* Exercise directions
From the first line of the material through the line containing "ClearBand: Band B", restate everything word for word and nothing more.

──────── Information shown

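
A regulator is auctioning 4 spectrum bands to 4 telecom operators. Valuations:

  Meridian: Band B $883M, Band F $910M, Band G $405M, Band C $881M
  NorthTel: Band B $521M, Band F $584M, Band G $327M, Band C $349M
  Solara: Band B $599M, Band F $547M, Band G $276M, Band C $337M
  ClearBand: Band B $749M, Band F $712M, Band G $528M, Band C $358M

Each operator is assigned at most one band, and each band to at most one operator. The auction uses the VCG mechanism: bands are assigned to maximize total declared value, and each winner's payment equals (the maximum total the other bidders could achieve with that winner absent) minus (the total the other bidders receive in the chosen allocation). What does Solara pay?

Solara pays $221M.

Efficient allocation: Meridian→Band C ($881M), NorthTel→Band F ($584M), Solara→Band B ($599M), ClearBand→Band G ($528M); total welfare W = $2592M.
Solara receives Band B at value $599M, so the others get W − 599 = $1993M.
Without Solara: best allocation of the remaining 3 bidders over all 4 bands is Meridian→Band C ($881M), NorthTel→Band F ($584M), ClearBand→Band B ($749M), total $2214M.
VCG payment = (others' best without Solara) − (others' welfare with Solara) = 2214 − 1993 = $221M.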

────────────────

* Answer to this problem
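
A regulator is auctioning 4 spectrum bands to 4 telecom operators. Valuations:

  Meridian: Band B $883M, Band F $910M, Band G $405M, Band C $881M
  NorthTel: Band B $521M, Band F $584M, Band G $327M, Band C $349M
  Solara: Band B $599M, Band F $547M, Band G $276M, Band C $337M
  ClearBand: Band B $749M, Band F $712M, Band G $528M, Band C $358M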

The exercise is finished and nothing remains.